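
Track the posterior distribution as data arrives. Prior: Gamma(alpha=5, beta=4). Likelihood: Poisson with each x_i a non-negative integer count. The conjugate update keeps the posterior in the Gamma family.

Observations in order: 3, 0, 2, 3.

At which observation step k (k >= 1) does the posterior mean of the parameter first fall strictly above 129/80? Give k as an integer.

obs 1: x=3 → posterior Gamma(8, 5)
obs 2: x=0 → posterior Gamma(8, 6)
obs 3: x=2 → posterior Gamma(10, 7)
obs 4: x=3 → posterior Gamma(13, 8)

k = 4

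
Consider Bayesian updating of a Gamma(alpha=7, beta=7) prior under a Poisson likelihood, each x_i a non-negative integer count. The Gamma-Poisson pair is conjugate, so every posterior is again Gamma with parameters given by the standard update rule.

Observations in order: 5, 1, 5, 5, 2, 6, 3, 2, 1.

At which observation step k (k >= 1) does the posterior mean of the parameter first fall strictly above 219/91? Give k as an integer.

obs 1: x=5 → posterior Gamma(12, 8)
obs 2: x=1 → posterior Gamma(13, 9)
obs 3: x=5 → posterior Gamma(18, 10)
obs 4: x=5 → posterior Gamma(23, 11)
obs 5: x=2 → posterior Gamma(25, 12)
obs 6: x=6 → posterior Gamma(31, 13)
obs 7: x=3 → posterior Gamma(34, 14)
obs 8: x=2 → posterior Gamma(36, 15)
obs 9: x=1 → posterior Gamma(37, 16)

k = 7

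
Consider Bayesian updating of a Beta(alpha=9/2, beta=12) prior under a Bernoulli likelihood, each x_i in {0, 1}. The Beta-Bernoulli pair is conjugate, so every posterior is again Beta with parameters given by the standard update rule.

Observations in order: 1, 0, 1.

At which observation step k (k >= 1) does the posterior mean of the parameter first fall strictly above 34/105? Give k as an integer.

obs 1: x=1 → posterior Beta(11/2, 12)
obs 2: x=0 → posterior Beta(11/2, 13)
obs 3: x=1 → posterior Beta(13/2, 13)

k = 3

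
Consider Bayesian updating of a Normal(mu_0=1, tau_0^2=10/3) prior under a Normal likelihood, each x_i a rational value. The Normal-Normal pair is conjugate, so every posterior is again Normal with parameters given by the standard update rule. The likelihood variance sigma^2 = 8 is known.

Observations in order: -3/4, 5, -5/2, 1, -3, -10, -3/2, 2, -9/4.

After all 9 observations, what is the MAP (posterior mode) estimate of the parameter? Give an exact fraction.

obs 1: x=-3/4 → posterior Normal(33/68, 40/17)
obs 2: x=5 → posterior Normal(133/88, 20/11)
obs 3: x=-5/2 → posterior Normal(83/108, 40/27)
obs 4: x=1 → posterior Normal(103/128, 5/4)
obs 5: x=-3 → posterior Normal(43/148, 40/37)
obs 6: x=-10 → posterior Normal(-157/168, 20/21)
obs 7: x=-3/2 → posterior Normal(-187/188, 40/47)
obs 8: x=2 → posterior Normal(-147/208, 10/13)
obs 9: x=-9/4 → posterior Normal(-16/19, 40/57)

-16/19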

----

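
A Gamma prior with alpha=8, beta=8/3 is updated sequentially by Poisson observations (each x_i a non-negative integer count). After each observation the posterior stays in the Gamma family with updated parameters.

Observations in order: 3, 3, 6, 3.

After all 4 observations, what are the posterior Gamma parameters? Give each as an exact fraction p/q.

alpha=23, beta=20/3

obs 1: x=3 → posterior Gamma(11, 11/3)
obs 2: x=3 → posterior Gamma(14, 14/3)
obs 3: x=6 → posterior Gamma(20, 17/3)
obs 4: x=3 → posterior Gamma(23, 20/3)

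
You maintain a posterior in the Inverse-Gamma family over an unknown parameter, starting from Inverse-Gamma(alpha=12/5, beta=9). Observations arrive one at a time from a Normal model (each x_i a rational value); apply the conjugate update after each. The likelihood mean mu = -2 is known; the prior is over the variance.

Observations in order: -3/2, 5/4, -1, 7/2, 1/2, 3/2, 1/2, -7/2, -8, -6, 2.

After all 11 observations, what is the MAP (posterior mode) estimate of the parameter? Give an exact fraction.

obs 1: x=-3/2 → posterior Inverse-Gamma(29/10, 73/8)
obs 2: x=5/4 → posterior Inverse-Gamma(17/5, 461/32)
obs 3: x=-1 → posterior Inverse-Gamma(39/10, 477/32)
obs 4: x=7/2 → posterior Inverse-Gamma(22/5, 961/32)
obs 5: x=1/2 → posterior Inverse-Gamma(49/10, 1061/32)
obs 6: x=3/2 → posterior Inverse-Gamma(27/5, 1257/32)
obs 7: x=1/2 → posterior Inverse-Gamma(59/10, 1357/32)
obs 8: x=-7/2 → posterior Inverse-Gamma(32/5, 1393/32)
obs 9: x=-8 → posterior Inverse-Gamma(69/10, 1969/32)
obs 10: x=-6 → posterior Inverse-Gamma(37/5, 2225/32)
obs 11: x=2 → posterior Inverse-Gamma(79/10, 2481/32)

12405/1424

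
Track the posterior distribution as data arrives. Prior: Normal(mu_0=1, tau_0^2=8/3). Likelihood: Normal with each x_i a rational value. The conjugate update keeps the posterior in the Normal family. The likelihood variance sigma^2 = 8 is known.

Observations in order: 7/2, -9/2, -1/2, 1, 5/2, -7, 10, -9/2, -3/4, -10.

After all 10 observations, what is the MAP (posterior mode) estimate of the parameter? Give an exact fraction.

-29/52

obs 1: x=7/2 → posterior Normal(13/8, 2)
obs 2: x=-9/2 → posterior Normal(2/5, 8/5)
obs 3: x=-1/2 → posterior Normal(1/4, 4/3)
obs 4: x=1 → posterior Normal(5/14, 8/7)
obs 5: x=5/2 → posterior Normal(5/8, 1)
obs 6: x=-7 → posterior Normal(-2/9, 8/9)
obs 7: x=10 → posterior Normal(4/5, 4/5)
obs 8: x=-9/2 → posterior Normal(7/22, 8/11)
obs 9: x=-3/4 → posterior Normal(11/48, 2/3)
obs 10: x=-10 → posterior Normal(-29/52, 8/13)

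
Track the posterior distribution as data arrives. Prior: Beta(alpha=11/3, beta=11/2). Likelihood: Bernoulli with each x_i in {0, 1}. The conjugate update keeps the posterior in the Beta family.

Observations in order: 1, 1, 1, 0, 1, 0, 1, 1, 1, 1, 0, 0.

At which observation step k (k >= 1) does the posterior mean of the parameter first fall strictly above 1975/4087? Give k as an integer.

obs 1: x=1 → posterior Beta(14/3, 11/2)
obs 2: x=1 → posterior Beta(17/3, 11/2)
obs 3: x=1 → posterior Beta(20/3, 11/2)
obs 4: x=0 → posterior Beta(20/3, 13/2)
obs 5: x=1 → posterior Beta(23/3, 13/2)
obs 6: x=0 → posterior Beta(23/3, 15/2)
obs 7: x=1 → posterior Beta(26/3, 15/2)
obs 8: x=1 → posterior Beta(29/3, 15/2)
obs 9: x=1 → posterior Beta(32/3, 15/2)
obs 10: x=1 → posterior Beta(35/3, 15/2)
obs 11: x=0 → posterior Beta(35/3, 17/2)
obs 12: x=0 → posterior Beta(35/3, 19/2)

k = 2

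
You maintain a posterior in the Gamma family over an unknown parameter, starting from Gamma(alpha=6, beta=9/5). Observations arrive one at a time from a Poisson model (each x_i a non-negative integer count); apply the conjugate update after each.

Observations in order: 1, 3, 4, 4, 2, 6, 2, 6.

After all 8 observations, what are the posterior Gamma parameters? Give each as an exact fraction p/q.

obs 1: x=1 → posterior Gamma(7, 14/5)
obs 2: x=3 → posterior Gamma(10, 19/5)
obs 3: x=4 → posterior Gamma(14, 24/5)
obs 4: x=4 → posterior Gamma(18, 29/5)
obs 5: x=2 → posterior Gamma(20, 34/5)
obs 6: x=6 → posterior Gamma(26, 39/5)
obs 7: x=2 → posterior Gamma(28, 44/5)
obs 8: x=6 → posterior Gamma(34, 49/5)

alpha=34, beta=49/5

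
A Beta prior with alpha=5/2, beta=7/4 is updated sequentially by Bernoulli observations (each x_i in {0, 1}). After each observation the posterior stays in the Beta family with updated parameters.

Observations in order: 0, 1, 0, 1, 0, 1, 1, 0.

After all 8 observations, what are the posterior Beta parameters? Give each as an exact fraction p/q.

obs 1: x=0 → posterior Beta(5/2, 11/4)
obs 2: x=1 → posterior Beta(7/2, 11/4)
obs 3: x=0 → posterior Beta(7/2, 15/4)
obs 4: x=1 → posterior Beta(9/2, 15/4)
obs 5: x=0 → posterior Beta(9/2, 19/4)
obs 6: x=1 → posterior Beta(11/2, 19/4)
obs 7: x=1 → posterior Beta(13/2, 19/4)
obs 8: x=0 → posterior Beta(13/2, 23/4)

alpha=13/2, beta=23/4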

----

_Work required_
Reproduce exactly, and with no other material, the lines between those holding "the Gamma family." and "2, 6, 3, 2, 1.", inclusive.

_Output below_
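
Track the posterior distribution as data arrives. Prior: Gamma(alpha=5, beta=4). Likelihood: Poisson with each x_i a non-negative integer count. The conjugate update keeps the posterior in the Gamma family.

Observations in order: 3, 0, 2, 3.

At which observation step k (k >= 1) does the posterior mean of the parameter first fall strictly above 129/80? Give k as an integer.

obs 1: x=3 → posterior Gamma(8, 5)
obs 2: x=0 → posterior Gamma(8, 6)
obs 3: x=2 → posterior Gamma(10, 7)
obs 4: x=3 → posterior Gamma(13, 8)

k = 4

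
Consider Bayesian updating of a Gamma(alpha=7, beta=7) prior under a Poisson likelihood, each x_i a non-negative integer count. The Gamma-Poisson pair is conjugate, so every posterior is again Gamma with parameters given by the standard update rule.

Observations in order: 5, 1, 5, 5, 2, 6, 3, 2, 1.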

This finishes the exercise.